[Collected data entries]
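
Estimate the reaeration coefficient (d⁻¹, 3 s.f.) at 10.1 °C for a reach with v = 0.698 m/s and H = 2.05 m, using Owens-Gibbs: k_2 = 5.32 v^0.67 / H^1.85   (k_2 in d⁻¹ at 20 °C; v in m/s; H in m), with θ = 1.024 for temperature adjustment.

k_2(20) = 5.32 × 0.698^0.67 / 2.05^1.85 = 5.32 × 0.7859 / 3.774 = 1.108 d⁻¹.
k_2(10.1) = 1.108 × 1.024^(10.1−20) = 1.108 × 0.7907 = 0.8762 d⁻¹.

k_2 ≈ 0.876 d⁻¹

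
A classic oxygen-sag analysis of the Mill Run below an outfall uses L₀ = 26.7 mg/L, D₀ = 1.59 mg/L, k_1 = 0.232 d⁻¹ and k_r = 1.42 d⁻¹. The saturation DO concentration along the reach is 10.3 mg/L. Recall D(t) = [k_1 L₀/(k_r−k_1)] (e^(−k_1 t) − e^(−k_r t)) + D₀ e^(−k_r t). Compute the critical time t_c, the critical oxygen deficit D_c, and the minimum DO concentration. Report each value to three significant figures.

t_c ≈ 1.22 d; D_c ≈ 3.29 mg/L; min DO ≈ 7.01 mg/L

t_c = [1/(k_r−k_1)] ln[(k_r/k_1)(1 − D₀(k_r−k_1)/(k_1 L₀))]
= [1/(1.42−0.232)] ln[(1.42/0.232)(1 − 1.59×1.188/(0.232×26.7))]
= (1/1.188) ln[6.121 × 0.6951] = 0.8418 × ln(4.254) = 0.8418 × 1.448 = 1.219 d.
L(t_c) = L₀ e^(−k_1 t_c) = 26.7 × 0.7537 = 20.12 mg/L, and at the critical point k_r D_c = k_1 L, so D_c = (0.232/1.42) × 20.12 = 3.288 mg/L.
Minimum DO = C_s − D_c = 10.3 − 3.288 = 7.012 mg/L.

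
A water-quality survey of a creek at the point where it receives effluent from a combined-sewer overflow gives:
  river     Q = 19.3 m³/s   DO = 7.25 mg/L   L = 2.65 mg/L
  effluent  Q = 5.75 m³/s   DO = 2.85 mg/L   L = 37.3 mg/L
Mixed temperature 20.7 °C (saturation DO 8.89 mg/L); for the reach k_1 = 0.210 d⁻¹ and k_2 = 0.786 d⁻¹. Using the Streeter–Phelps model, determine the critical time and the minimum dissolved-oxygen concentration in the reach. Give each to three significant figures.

Mixed DO = (19.3×7.25 + 5.75×2.85)/(19.3+5.75) = 156.3/25.05 = 6.240 mg/L.
Mixed L₀ = (19.3×2.65 + 5.75×37.3)/(25.05) = 265.6/25.05 = 10.60 mg/L.
Initial deficit D₀ = C_s − DO₀ = 8.89 − 6.240 = 2.650 mg/L.
t_c = (1/0.5760) ln[(0.786/0.210)(1 − 2.650×0.5760/(0.210×10.60))] = 1.736 × ln(1.177) = 0.2832 d.
D_c = (0.210/0.786) × 10.60 × e^(−0.210×0.2832) = 0.2672 × 10.60 × 0.9423 = 2.669 mg/L.
Minimum DO = 8.89 − 2.669 = 6.221 mg/L.

t_c ≈ 0.283 d; minimum DO ≈ 6.22 mg/L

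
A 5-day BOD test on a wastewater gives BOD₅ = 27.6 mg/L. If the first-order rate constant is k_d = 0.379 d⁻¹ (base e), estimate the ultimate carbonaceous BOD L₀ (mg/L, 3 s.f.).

L₀ ≈ 32.5 mg/L

BOD₅ = L₀(1 − e^(−5k_d)) ⇒ L₀ = BOD₅ / (1 − e^(−5×0.379))
= 27.6 / (1 − 0.1503) = 27.6 / 0.8497 = 32.48 mg/L.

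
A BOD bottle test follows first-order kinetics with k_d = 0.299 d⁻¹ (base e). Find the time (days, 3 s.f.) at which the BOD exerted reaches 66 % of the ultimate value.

y/L₀ = 1 − e^(−k_d t) = 0.66 ⇒ e^(−k_d t) = 0.340
t = −ln(0.340) / 0.299 = 1.079 / 0.299 = 3.608 d.

t ≈ 3.61 d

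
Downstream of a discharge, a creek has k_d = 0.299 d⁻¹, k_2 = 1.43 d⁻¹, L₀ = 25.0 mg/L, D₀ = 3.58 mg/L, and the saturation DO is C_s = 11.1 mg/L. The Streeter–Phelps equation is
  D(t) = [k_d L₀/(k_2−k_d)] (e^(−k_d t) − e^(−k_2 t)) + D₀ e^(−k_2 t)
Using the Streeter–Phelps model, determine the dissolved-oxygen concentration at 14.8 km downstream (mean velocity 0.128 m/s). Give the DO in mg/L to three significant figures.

DO ≈ 7.12 mg/L

Travel time t = x/v = 14.8 km / (0.128 m/s) = 14800 m / 0.128 m/s = 115600 s = 1.338 d.
k_d L₀/(k_2−k_d) = 0.299×25.0/(1.43−0.299) = 7.475/1.131 = 6.609 mg/L.
e^(−k_d t) = e^(−0.299×1.338) = 0.6702; e^(−k_2 t) = e^(−1.43×1.338) = 0.1475.
D = 6.609 × (0.6702 − 0.1475) + 3.58 × 0.1475 = 3.455 + 0.5282 = 3.983 mg/L.
DO = C_s − D = 11.1 − 3.983 = 7.117 mg/L.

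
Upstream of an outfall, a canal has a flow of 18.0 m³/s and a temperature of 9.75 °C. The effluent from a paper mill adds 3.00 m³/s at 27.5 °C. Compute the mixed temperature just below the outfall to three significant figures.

12.3 °C

Flow-weighted mixing: C = (Q_r C_r + Q_w C_w)/(Q_r + Q_w)
= (18.0×9.75 + 3.00×27.5)/(18.0 + 3.00) = 258.0/21.00 = 12.29 °C.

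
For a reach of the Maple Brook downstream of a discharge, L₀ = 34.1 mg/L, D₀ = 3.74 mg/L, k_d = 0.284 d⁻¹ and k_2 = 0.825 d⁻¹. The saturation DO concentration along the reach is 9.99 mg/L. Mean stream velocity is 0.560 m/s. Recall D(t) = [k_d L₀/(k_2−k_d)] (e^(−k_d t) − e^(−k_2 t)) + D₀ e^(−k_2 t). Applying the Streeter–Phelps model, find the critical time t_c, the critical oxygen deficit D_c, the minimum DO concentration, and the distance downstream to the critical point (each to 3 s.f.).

At the critical point dD/dt = 0, so k_d L₀ e^(−k_d t) = k_2 D. Substituting D(t) from the Streeter–Phelps equation and solving for t gives
t_c = ln[(k_2/k_d)(1 − D₀(k_2−k_d)/(k_d L₀))] / (k_2−k_d).
Here k_2−k_d = 0.5410 d⁻¹ and 1 − D₀(k_2−k_d)/(k_d L₀) = 1 − 3.74×0.5410/(0.284×34.1) = 0.7911, so
t_c = ln(2.905 × 0.7911) / 0.5410 = 0.8320 / 0.5410 = 1.538 d.
D_c = (k_d/k_2) L₀ e^(−k_d t_c) = (0.284/0.825) × 34.1 × e^(−0.284×1.538) = 0.3442 × 34.1 × 0.6461 = 7.584 mg/L.
Minimum DO = C_s − D_c = 9.99 − 7.584 = 2.406 mg/L.
x_c = v t_c = 0.560 m/s × 1.538 d × 86400 s/d = 74410 m ≈ 74.4 km.

t_c ≈ 1.54 d; D_c ≈ 7.58 mg/L; min DO ≈ 2.41 mg/L; x_c ≈ 74.4 km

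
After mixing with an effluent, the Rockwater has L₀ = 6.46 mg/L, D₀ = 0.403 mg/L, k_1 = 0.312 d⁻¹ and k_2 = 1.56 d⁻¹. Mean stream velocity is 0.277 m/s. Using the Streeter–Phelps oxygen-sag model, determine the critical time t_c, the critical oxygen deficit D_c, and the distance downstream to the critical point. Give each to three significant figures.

t_c ≈ 1.06 d; D_c ≈ 0.928 mg/L; x_c ≈ 25.4 km

At the critical point dD/dt = 0, so k_1 L₀ e^(−k_1 t) = k_2 D. Substituting D(t) from the Streeter–Phelps equation and solving for t gives
t_c = ln[(k_2/k_1)(1 − D₀(k_2−k_1)/(k_1 L₀))] / (k_2−k_1).
Here k_2−k_1 = 1.248 d⁻¹ and 1 − D₀(k_2−k_1)/(k_1 L₀) = 1 − 0.403×1.248/(0.312×6.46) = 0.7505, so
t_c = ln(5.000 × 0.7505) / 1.248 = 1.322 / 1.248 = 1.060 d.
L(t_c) = L₀ e^(−k_1 t_c) = 6.46 × 0.7185 = 4.641 mg/L, and at the critical point k_2 D_c = k_1 L, so D_c = (0.312/1.56) × 4.641 = 0.9283 mg/L.
x_c = v t_c = 0.277 m/s × 1.060 d × 86400 s/d = 25360 m ≈ 25.4 km.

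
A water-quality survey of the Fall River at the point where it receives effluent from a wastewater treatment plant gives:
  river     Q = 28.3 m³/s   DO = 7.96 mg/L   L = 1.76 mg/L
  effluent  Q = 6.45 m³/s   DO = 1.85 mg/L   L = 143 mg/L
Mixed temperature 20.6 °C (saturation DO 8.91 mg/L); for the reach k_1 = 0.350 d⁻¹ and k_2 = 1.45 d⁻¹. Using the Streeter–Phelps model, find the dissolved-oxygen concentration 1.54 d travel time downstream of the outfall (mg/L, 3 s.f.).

Mixed DO = (28.3×7.96 + 6.45×1.85)/(28.3+6.45) = 237.2/34.75 = 6.826 mg/L.
Mixed L₀ = (28.3×1.76 + 6.45×143)/(34.75) = 972.2/34.75 = 27.98 mg/L.
Initial deficit D₀ = C_s − DO₀ = 8.91 − 6.826 = 2.084 mg/L.
D(1.54) = [0.350×27.98/(1.45−0.350)](e^(−0.350×1.54) − e^(−1.45×1.54)) + 2.084 e^(−1.45×1.54)
= 8.901 × (0.5833 − 0.1072) + 2.084 × 0.1072 = 4.462 mg/L.
DO = 8.91 − 4.462 = 4.448 mg/L.

DO ≈ 4.45 mg/L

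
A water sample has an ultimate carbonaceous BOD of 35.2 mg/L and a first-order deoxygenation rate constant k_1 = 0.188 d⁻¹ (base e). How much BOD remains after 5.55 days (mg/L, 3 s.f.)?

L ≈ 12.4 mg/L

L_t = L₀ e^(−k_1 t) = 35.2 × e^(−0.188×5.55) = 35.2 × 0.3523 = 12.40 mg/L.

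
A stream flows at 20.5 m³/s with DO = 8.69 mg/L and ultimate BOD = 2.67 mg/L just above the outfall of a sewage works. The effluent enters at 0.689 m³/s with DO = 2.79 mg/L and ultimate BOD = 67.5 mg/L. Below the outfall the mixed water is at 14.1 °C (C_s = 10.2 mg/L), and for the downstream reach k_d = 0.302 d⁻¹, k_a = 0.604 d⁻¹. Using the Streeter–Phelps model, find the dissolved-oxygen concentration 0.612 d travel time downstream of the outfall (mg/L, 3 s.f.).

DO ≈ 8.35 mg/L

Mixed DO = (20.5×8.69 + 0.689×2.79)/(20.5+0.689) = 180.1/21.19 = 8.498 mg/L.
Mixed L₀ = (20.5×2.67 + 0.689×67.5)/(21.19) = 101.2/21.19 = 4.778 mg/L.
Initial deficit D₀ = C_s − DO₀ = 10.2 − 8.498 = 1.702 mg/L.
D(0.612) = [0.302×4.778/(0.604−0.302)](e^(−0.302×0.612) − e^(−0.604×0.612)) + 1.702 e^(−0.604×0.612)
= 4.778 × (0.8313 − 0.6910) + 1.702 × 0.6910 = 1.846 mg/L.
DO = 10.2 − 1.846 = 8.354 mg/L.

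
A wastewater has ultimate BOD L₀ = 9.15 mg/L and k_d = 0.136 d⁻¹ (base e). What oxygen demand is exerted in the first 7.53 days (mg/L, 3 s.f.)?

y ≈ 5.86 mg/L

y_t = L₀(1 − e^(−k_d t)) = 9.15 × (1 − e^(−0.136×7.53))
= 9.15 × (1 − 0.3591) = 9.15 × 0.6409 = 5.864 mg/L.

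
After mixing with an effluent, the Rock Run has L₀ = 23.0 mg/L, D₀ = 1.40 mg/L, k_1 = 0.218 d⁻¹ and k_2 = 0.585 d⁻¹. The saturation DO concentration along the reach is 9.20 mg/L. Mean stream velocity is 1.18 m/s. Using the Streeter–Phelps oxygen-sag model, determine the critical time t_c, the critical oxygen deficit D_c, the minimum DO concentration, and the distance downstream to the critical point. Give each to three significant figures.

t_c ≈ 2.40 d; D_c ≈ 5.08 mg/L; min DO ≈ 4.12 mg/L; x_c ≈ 244 km

At the critical point dD/dt = 0, so k_1 L₀ e^(−k_1 t) = k_2 D. Substituting D(t) from the Streeter–Phelps equation and solving for t gives
t_c = ln[(k_2/k_1)(1 − D₀(k_2−k_1)/(k_1 L₀))] / (k_2−k_1).
Here k_2−k_1 = 0.3670 d⁻¹ and 1 − D₀(k_2−k_1)/(k_1 L₀) = 1 − 1.40×0.3670/(0.218×23.0) = 0.8975, so
t_c = ln(2.683 × 0.8975) / 0.3670 = 0.8790 / 0.3670 = 2.395 d.
D_c = (k_1/k_2) L₀ e^(−k_1 t_c) = (0.218/0.585) × 23.0 × e^(−0.218×2.395) = 0.3726 × 23.0 × 0.5933 = 5.085 mg/L.
Minimum DO = C_s − D_c = 9.20 − 5.085 = 4.115 mg/L.
x_c = v t_c = 1.18 m/s × 2.395 d × 86400 s/d = 244200 m ≈ 244 km.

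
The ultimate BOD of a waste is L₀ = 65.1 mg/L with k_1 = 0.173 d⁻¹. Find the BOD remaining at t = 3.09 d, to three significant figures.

L ≈ 38.1 mg/L

L_t = L₀ e^(−k_1 t) = 65.1 × e^(−0.173×3.09) = 65.1 × 0.5859 = 38.14 mg/L.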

## [AIM OF THE TASK]
Above are the entries. Copy exactly the part that opens with the line containing "A water-quality survey of a" and closes with the line containing "L = 37.3 mg/L", and no more.

## [REPLY]
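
A water-quality survey of a creek at the point where it receives effluent from a combined-sewer overflow gives:
  river     Q = 19.3 m³/s   DO = 7.25 mg/L   L = 2.65 mg/L
  effluent  Q = 5.75 m³/s   DO = 2.85 mg/L   L = 37.3 mg/L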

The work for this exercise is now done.